(Beginning of Records shown)
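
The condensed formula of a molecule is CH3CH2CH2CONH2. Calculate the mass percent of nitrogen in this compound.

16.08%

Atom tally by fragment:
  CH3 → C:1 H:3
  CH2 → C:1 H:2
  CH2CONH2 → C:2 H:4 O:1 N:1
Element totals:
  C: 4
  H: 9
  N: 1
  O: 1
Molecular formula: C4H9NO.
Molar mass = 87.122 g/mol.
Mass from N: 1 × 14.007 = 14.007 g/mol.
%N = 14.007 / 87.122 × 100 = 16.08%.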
(End of Records shown)
• Activity
This exercise requires that all of the entries be repeated exactly.

• Solution below
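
The condensed formula of a molecule is CH3CH2CH2CONH2. Calculate the mass percent of nitrogen in this compound.

16.08%

Atom tally by fragment:
  CH3 → C:1 H:3
  CH2 → C:1 H:2
  CH2CONH2 → C:2 H:4 O:1 N:1
Element totals:
  C: 4
  H: 9
  N: 1
  O: 1
Molecular formula: C4H9NO.
Molar mass = 87.122 g/mol.
Mass from N: 1 × 14.007 = 14.007 g/mol.
%N = 14.007 / 87.122 × 100 = 16.08%.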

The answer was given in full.